>>>>>

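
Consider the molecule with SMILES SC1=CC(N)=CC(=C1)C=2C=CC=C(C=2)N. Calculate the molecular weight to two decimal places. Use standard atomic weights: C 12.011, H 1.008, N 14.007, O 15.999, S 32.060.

216.30 g/mol

First, the molecular formula is C12H12N2S (counting implicit H from valence).
  C: 12 × 12.011 = 144.132
  H: 12 × 1.008 = 12.096
  N: 2 × 14.007 = 28.014
  S: 1 × 32.060 = 32.060
Sum: 12×12.011 + 12×1.008 + 2×14.007 + 1×32.060 = 216.302 → 216.30 g/mol.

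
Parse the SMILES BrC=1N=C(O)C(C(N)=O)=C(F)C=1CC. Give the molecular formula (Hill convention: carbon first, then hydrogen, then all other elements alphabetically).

Walk through each heavy atom and fill implicit hydrogens from standard valence (C 4, N 3, O 2, S 2, halogen 1):
  atom 1: Br (halogen, monovalent) → 0 H
  atom 2: C, bond orders sum to 4 (valence 4) → 0 H
  atom 3: N, bond orders sum to 3 (valence 3) → 0 H
  atom 4: C, bond orders sum to 4 (valence 4) → 0 H
  atom 5: O, bond orders sum to 1 (valence 2) → 1 H
  atom 6: C, bond orders sum to 4 (valence 4) → 0 H
  atom 7: C, bond orders sum to 4 (valence 4) → 0 H
  atom 8: N, bond orders sum to 1 (valence 3) → 2 H
  atom 9: O, bond orders sum to 2 (valence 2) → 0 H
  atom 10: C, bond orders sum to 4 (valence 4) → 0 H
  atom 11: F (halogen, monovalent) → 0 H
  atom 12: C, bond orders sum to 4 (valence 4) → 0 H
  atom 13: C, bond orders sum to 2 (valence 4) → 2 H
  atom 14: C, bond orders sum to 1 (valence 4) → 3 H
Totals → C:8, H:8, Br:1, F:1, N:2, O:2.
In Hill order: C8H8BrFN2O2.

C8H8BrFN2O2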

<<<<<

▸ WORK INSTRUCTIONS
Please return exactly the lines from the one containing "Parse the SMILES" through the end of the entries above, adding no other line.

▸ YOUR SOLUTION
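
Parse the SMILES BrC=1N=C(O)C(C(N)=O)=C(F)C=1CC. Give the molecular formula (Hill convention: carbon first, then hydrogen, then all other elements alphabetically).

Walk through each heavy atom and fill implicit hydrogens from standard valence (C 4, N 3, O 2, S 2, halogen 1):
  atom 1: Br (halogen, monovalent) → 0 H
  atom 2: C, bond orders sum to 4 (valence 4) → 0 H
  atom 3: N, bond orders sum to 3 (valence 3) → 0 H
  atom 4: C, bond orders sum to 4 (valence 4) → 0 H
  atom 5: O, bond orders sum to 1 (valence 2) → 1 H
  atom 6: C, bond orders sum to 4 (valence 4) → 0 H
  atom 7: C, bond orders sum to 4 (valence 4) → 0 H
  atom 8: N, bond orders sum to 1 (valence 3) → 2 H
  atom 9: O, bond orders sum to 2 (valence 2) → 0 H
  atom 10: C, bond orders sum to 4 (valence 4) → 0 H
  atom 11: F (halogen, monovalent) → 0 H
  atom 12: C, bond orders sum to 4 (valence 4) → 0 H
  atom 13: C, bond orders sum to 2 (valence 4) → 2 H
  atom 14: C, bond orders sum to 1 (valence 4) → 3 H
Totals → C:8, H:8, Br:1, F:1, N:2, O:2.
In Hill order: C8H8BrFN2O2.

C8H8BrFN2O2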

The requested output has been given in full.